DIRECTIONS FOR THIS TASK
In the entries that follow, find the line containing "Compute (1018809/836081).", then output exactly every line from the first through that one.

Dataset entries
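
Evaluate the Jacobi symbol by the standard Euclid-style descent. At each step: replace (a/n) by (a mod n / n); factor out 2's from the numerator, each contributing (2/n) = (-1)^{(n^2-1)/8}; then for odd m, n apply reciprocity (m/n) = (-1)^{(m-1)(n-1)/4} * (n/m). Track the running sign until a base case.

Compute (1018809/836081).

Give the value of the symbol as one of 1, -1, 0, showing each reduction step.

0

(1018809/836081) = (182728/836081)   [reduce mod 836081]
182728 = 2^3·22841; (2/836081) = +1 since 836081 mod 8 = 1, so (182728/836081) = (+1)^3·(22841/836081); sign now +1
reciprocity: (22841/836081) = +1·(836081/22841) since 22841 mod 4 = 1, 836081 mod 4 = 1; sign now +1
(836081/22841) = (13805/22841)   [reduce mod 22841]
reciprocity: (13805/22841) = +1·(22841/13805) since 13805 mod 4 = 1, 22841 mod 4 = 1; sign now +1
(22841/13805) = (9036/13805)   [reduce mod 13805]
9036 = 2^2·2259; (2/13805) = -1 since 13805 mod 8 = 5, so (9036/13805) = (-1)^2·(2259/13805); sign now +1
reciprocity: (2259/13805) = +1·(13805/2259) since 2259 mod 4 = 3, 13805 mod 4 = 1; sign now +1
(13805/2259) = (251/2259)   [reduce mod 2259]
reciprocity: (251/2259) = -1·(2259/251) since 251 mod 4 = 3, 2259 mod 4 = 3; sign now -1
(2259/251) = (0/251)   [reduce mod 251]
(0/251) = 0   [gcd(a, n) > 1]; final value = 0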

PROBLEM SOLUTION
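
Evaluate the Jacobi symbol by the standard Euclid-style descent. At each step: replace (a/n) by (a mod n / n); factor out 2's from the numerator, each contributing (2/n) = (-1)^{(n^2-1)/8}; then for odd m, n apply reciprocity (m/n) = (-1)^{(m-1)(n-1)/4} * (n/m). Track the running sign until a base case.

Compute (1018809/836081).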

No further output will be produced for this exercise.